● **WHAT YOU HAVE TO DO**
Search the material for the string "Answer" and copy each line where it occurs.

__________________________________________________

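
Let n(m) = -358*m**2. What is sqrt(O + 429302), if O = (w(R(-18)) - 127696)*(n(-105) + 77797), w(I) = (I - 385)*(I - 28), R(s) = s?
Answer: 2*sqrt(105587358119) ≈ 6.4988e+5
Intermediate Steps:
w(I) = (-385 + I)*(-28 + I)
O = 422349003174 (O = ((10780 + (-18)**2 - 413*(-18)) - 127696)*(-358*(-105)**2 + 77797) = ((10780 + 324 + 7434) - 127696)*(-358*11025 + 77797) = (18538 - 127696)*(-3946950 + 77797) = -109158*(-3869153) = 422349003174)
sqrt(O + 429302) = sqrt(422349003174 + 429302) = sqrt(422349432476) = 2*sqrt(105587358119)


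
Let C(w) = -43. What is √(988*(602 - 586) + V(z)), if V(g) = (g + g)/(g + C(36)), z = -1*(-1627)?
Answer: √275474386/132 ≈ 125.74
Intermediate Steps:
z = 1627
V(g) = 2*g/(-43 + g) (V(g) = (g + g)/(g - 43) = (2*g)/(-43 + g) = 2*g/(-43 + g))
√(988*(602 - 586) + V(z)) = √(988*(602 - 586) + 2*1627/(-43 + 1627)) = √(988*16 + 2*1627/1584) = √(15808 + 2*1627*(1/1584)) = √(15808 + 1627/792) = √(12521563/792) = √275474386/132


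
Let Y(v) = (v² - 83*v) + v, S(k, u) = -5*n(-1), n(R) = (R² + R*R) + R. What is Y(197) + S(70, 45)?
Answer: 22650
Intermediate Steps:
n(R) = R + 2*R² (n(R) = (R² + R²) + R = 2*R² + R = R + 2*R²)
S(k, u) = -5 (S(k, u) = -(-5)*(1 + 2*(-1)) = -(-5)*(1 - 2) = -(-5)*(-1) = -5*1 = -5)
Y(v) = v² - 82*v
Y(197) + S(70, 45) = 197*(-82 + 197) - 5 = 197*115 - 5 = 22655 - 5 = 22650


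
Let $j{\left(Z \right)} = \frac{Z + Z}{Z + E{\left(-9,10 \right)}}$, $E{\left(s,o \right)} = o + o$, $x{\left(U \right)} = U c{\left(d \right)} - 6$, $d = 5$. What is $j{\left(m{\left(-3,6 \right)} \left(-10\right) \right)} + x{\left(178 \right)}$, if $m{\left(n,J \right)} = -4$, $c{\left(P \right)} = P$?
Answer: $\frac{2656}{3} \approx 885.33$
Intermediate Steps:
$x{\left(U \right)} = -6 + 5 U$ ($x{\left(U \right)} = U 5 - 6 = 5 U - 6 = -6 + 5 U$)
$E{\left(s,o \right)} = 2 o$
$j{\left(Z \right)} = \frac{2 Z}{20 + Z}$ ($j{\left(Z \right)} = \frac{Z + Z}{Z + 2 \cdot 10} = \frac{2 Z}{Z + 20} = \frac{2 Z}{20 + Z}$)
$j{\left(m{\left(-3,6 \right)} \left(-10\right) \right)} + x{\left(178 \right)} = \frac{2 \left(\left(-4\right) \left(-10\right)\right)}{20 - -40} + \left(-6 + 5 \cdot 178\right) = 2 \cdot 40 \frac{1}{20 + 40} + \left(-6 + 890\right) = 2 \cdot 40 \cdot \frac{1}{60} + 884 = \frac{4}{3} + 884 = \frac{2656}{3}$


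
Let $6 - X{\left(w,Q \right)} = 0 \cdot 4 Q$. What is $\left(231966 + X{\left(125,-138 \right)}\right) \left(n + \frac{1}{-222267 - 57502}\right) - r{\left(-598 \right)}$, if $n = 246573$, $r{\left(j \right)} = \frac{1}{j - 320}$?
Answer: $\frac{864120754911590825}{15107526} \approx 5.7198 \cdot 10^{10}$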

__________________________________________________

● **RESPONSE TO THE TASK**
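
Answer: 2*sqrt(105587358119) ≈ 6.4988e+5
Answer: √275474386/132 ≈ 125.74
Answer: 22650
Answer: $\frac{2656}{3} \approx 885.33$
Answer: $\frac{864120754911590825}{15107526} \approx 5.7198 \cdot 10^{10}$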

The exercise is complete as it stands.